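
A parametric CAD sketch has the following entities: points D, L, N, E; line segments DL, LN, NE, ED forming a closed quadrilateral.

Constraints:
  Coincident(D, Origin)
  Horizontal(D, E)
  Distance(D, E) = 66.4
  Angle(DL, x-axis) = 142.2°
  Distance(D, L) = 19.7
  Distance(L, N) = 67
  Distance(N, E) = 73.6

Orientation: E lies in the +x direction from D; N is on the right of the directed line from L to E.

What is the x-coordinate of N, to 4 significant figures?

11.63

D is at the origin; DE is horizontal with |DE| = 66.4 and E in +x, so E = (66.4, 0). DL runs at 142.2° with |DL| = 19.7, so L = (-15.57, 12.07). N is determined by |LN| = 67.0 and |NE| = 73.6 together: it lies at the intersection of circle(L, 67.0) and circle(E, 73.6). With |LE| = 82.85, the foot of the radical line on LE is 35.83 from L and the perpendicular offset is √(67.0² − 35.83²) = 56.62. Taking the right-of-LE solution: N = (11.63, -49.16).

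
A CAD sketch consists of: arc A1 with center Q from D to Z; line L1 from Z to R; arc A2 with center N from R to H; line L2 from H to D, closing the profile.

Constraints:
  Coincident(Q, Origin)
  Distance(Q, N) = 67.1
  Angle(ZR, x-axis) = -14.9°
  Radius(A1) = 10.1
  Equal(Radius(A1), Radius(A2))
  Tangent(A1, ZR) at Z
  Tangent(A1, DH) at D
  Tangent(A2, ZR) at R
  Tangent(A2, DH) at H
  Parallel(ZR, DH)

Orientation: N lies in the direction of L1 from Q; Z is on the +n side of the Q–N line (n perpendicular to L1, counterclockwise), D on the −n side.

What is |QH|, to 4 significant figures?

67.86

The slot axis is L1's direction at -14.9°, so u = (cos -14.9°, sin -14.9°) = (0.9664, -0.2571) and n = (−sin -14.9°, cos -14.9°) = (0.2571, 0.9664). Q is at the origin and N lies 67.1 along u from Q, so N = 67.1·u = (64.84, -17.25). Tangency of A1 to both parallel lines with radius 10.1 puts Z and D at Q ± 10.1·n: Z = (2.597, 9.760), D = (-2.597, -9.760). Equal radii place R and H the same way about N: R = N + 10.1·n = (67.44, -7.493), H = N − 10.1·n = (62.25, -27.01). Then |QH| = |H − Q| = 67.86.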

* * *

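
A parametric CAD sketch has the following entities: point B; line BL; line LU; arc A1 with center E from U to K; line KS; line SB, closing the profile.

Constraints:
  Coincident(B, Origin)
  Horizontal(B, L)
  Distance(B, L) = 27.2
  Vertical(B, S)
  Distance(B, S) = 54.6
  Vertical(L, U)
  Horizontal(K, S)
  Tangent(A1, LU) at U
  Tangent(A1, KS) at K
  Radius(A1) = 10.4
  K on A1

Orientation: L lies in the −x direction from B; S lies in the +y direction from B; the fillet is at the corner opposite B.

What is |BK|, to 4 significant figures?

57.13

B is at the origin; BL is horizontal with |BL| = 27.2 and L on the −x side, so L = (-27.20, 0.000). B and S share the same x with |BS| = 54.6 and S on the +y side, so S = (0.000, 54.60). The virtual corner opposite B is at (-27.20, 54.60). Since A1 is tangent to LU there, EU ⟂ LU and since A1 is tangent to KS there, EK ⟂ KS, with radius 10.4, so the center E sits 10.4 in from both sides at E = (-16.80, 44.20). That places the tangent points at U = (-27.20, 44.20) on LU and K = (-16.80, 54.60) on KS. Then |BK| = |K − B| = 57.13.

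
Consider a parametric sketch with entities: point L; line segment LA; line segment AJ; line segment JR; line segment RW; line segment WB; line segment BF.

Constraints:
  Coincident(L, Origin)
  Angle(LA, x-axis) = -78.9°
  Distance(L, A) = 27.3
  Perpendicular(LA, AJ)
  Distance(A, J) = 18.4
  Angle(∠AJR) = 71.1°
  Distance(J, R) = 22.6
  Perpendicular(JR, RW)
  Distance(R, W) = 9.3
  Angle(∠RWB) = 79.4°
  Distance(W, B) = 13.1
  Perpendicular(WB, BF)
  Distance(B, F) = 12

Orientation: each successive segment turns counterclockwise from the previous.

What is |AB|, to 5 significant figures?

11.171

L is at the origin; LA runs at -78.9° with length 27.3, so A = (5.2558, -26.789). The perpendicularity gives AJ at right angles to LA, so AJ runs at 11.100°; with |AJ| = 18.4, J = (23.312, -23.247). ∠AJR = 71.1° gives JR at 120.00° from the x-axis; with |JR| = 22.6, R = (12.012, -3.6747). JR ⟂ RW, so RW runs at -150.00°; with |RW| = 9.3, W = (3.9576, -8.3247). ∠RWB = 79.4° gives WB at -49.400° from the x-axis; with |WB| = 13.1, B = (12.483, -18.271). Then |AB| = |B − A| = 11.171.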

--

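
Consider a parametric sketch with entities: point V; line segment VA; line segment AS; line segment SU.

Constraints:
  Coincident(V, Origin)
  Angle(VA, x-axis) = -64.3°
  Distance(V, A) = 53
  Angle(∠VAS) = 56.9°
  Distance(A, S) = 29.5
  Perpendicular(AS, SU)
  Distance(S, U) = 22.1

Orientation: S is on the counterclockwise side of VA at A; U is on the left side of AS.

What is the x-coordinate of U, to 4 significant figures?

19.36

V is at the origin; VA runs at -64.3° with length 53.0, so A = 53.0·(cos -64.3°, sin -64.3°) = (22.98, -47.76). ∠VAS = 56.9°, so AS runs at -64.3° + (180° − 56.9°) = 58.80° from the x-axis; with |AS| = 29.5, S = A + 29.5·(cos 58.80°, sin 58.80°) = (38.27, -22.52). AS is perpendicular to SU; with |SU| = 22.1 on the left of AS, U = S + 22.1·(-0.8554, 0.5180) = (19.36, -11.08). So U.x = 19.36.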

WORK TO COMPLETE:
Using the material above, gather every line that includes "Orientation".

ANSWER SPACE:
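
Orientation: E lies in the +x direction from D; N is on the right of the directed line from L to E.
Orientation: N lies in the direction of L1 from Q; Z is on the +n side of the Q–N line (n perpendicular to L1, counterclockwise), D on the −n side.
Orientation: L lies in the −x direction from B; S lies in the +y direction from B; the fillet is at the corner opposite B.
Orientation: each successive segment turns counterclockwise from the previous.
Orientation: S is on the counterclockwise side of VA at A; U is on the left side of AS.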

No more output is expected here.